Collected data
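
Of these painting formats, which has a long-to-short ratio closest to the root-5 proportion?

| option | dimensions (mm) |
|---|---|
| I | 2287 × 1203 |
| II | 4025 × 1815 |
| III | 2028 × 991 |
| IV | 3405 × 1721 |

II

Target root-5 ≈ 2.236.
I: 1.901 (Δ0.335)  II: 2.218 (Δ0.018)  III: 2.046 (Δ0.190)  IV: 1.979 (Δ0.257)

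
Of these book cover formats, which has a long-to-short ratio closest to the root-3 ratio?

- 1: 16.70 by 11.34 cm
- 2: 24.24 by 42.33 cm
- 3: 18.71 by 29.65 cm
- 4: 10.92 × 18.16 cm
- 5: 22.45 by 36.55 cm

Target root-3 ≈ 1.732.
1: 1.473 (Δ0.259)  2: 1.746 (Δ0.014)  3: 1.585 (Δ0.147)  4: 1.663 (Δ0.069)  5: 1.628 (Δ0.104)

2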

YOUR ASSIGNMENT | All the records above need to be printed exactly.

REPLY |
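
Of these painting formats, which has a long-to-short ratio closest to the root-5 proportion?

| option | dimensions (mm) |
|---|---|
| I | 2287 × 1203 |
| II | 4025 × 1815 |
| III | 2028 × 991 |
| IV | 3405 × 1721 |

II

Target root-5 ≈ 2.236.
I: 1.901 (Δ0.335)  II: 2.218 (Δ0.018)  III: 2.046 (Δ0.190)  IV: 1.979 (Δ0.257)

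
Of these book cover formats, which has a long-to-short ratio closest to the root-3 ratio?

- 1: 16.70 by 11.34 cm
- 2: 24.24 by 42.33 cm
- 3: 18.71 by 29.65 cm
- 4: 10.92 × 18.16 cm
- 5: 22.45 by 36.55 cm

Target root-3 ≈ 1.732.
1: 1.473 (Δ0.259)  2: 1.746 (Δ0.014)  3: 1.585 (Δ0.147)  4: 1.663 (Δ0.069)  5: 1.628 (Δ0.104)

2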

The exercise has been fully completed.